START Data

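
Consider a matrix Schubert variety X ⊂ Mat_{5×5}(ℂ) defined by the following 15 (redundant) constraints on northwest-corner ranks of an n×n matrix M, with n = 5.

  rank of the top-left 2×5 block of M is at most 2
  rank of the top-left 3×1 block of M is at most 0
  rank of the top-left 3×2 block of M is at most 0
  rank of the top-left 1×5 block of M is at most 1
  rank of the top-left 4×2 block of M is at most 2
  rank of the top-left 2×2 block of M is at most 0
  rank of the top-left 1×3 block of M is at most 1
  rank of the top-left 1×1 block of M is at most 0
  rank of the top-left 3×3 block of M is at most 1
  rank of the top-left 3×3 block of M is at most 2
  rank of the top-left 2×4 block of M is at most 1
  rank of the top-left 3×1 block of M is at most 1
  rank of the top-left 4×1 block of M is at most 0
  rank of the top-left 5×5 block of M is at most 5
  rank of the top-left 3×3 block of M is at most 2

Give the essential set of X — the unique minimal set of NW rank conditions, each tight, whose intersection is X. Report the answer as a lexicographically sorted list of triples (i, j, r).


Rank table r_w(5×5) implied by the 15 constraints:

  row 1: 0  0  1  1  1
  row 2: 0  0  1  1  2
  row 3: 0  0  1  2  3
  row 4: 0  1  2  3  4
  row 5: 1  2  3  4  5

reading off 1-entries of Δ²R: w = (3, 5, 4, 2, 1).

ℓ(w)=8; the 3 essential cells (i,j,r):

[(2, 4, 1), (3, 2, 0), (4, 1, 0)]


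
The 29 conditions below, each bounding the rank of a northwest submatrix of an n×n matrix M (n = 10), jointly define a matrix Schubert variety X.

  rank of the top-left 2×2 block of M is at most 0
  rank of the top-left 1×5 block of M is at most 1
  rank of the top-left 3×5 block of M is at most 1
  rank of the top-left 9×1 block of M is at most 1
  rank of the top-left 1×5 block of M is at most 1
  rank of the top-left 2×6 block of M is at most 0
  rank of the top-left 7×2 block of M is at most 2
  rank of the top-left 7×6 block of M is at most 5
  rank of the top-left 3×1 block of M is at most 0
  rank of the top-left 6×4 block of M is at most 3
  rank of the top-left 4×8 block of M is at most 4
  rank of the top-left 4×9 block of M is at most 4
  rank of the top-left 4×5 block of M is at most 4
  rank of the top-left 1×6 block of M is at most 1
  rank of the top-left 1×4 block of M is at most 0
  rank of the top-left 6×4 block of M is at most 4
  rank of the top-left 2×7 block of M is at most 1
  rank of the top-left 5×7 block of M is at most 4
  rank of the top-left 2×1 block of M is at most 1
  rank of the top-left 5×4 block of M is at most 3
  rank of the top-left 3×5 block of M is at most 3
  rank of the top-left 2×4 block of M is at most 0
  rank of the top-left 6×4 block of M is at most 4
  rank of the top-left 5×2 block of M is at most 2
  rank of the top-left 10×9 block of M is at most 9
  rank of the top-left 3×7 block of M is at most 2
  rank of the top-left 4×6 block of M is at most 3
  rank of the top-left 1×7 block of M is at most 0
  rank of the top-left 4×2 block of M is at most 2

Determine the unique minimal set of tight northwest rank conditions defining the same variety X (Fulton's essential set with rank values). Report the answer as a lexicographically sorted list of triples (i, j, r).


Reconstructing r_w from the 29 given conditions:

  row 1: 0, 0, 0, 0, 0, 0, 0, 1, 1, 1
  row 2: 0, 0, 0, 0, 0, 0, 1, 2, 2, 2
  row 3: 0, 1, 1, 1, 1, 1, 2, 3, 3, 3
  row 4: 1, 2, 2, 2, 2, 2, 3, 4, 4, 4
  row 5: 1, 2, 3, 3, 3, 3, 4, 5, 5, 5
  row 6: 1, 2, 3, 3, 4, 4, 5, 6, 6, 6
  row 7: 1, 2, 3, 4, 5, 5, 6, 7, 7, 7
  row 8: 1, 2, 3, 4, 5, 6, 7, 8, 8, 8
  row 9: 1, 2, 3, 4, 5, 6, 7, 8, 9, 9
  row 10: 1, 2, 3, 4, 5, 6, 7, 8, 9, 10

so w = (8, 7, 2, 1, 3, 5, 4, 6, 9, 10).

D(w) has 15 cells with 4 SE-corners; essential set:

[(1, 7, 0), (2, 6, 0), (3, 1, 0), (6, 4, 3)]


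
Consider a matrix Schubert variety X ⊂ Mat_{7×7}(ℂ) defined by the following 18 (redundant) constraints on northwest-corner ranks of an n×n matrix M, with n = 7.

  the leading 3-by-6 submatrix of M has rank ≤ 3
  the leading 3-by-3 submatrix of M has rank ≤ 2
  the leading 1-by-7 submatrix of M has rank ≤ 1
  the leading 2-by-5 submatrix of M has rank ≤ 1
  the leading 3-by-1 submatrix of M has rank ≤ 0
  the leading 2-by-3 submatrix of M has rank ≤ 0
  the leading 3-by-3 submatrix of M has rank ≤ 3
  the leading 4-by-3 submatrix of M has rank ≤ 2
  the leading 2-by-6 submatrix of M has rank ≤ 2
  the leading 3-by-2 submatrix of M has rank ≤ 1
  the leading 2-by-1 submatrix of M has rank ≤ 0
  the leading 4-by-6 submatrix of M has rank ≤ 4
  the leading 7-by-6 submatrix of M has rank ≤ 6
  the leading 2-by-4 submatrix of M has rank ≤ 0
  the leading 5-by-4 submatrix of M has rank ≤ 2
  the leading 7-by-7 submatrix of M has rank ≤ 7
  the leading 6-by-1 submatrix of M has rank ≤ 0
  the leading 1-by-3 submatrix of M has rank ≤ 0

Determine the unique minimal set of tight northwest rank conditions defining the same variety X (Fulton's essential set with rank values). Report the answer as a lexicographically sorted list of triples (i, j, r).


Propagating the 18 rank bounds to every northwest block:

  i=1: 0, 0, 0, 0, 1, 1, 1
  i=2: 0, 0, 0, 0, 1, 2, 2
  i=3: 0, 1, 1, 1, 2, 3, 3
  i=4: 0, 1, 2, 2, 3, 4, 4
  i=5: 0, 1, 2, 2, 3, 4, 5
  i=6: 0, 1, 2, 3, 4, 5, 6
  i=7: 1, 2, 3, 4, 5, 6, 7

reading off 1-entries of Δ²R: w = (5, 6, 2, 3, 7, 4, 1).

D(w) has 13 cells with 3 SE-corners; essential set:

[(2, 4, 0), (5, 4, 2), (6, 1, 0)]


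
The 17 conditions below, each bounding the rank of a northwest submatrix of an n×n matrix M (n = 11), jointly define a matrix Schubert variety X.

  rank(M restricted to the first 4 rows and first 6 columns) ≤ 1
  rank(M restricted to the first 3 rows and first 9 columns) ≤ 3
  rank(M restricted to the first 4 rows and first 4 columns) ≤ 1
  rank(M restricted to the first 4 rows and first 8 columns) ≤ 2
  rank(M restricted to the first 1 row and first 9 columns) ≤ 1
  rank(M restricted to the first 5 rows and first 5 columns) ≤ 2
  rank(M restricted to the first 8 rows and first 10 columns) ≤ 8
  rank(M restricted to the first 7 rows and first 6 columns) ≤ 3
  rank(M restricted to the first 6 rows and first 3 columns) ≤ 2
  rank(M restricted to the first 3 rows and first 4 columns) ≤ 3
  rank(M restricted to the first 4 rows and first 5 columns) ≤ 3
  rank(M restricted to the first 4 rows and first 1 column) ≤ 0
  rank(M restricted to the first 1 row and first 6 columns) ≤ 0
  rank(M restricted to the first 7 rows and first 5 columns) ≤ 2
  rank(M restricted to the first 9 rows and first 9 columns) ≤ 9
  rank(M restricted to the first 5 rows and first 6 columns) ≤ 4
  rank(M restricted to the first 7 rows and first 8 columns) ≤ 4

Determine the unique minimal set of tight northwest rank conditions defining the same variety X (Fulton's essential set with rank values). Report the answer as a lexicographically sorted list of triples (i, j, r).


Rank table r_w(11×11) implied by the 17 constraints:

  R[1]: 0, 0, 0, 0, 0, 0, 1, 1, 1, 1, 1
  R[2]: 0, 1, 1, 1, 1, 1, 2, 2, 2, 2, 2
  R[3]: 0, 1, 1, 1, 1, 1, 2, 2, 3, 3, 3
  R[4]: 0, 1, 1, 1, 1, 1, 2, 2, 3, 4, 4
  R[5]: 1, 2, 2, 2, 2, 2, 3, 3, 4, 5, 5
  R[6]: 1, 2, 2, 2, 2, 3, 4, 4, 5, 6, 6
  R[7]: 1, 2, 2, 2, 2, 3, 4, 4, 5, 6, 7
  R[8]: 1, 2, 3, 3, 3, 4, 5, 5, 6, 7, 8
  R[9]: 1, 2, 3, 4, 4, 5, 6, 6, 7, 8, 9
  R[10]: 1, 2, 3, 4, 5, 6, 7, 7, 8, 9, 10
  R[11]: 1, 2, 3, 4, 5, 6, 7, 8, 9, 10, 11

giving w = (7, 2, 9, 10, 1, 6, 11, 3, 4, 5, 8) via Δ²R.

D(w) has 26 cells with 6 SE-corners; essential set:

[(1, 6, 0), (4, 1, 0), (4, 6, 1), (4, 8, 2), (7, 5, 2), (7, 8, 4)]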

END Data

What you need to do >>
All lines above that hold the string "ranks" should be copied.

The completed task >>
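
Consider a matrix Schubert variety X ⊂ Mat_{5×5}(ℂ) defined by the following 15 (redundant) constraints on northwest-corner ranks of an n×n matrix M, with n = 5.
Consider a matrix Schubert variety X ⊂ Mat_{7×7}(ℂ) defined by the following 18 (redundant) constraints on northwest-corner ranks of an n×n matrix M, with n = 7.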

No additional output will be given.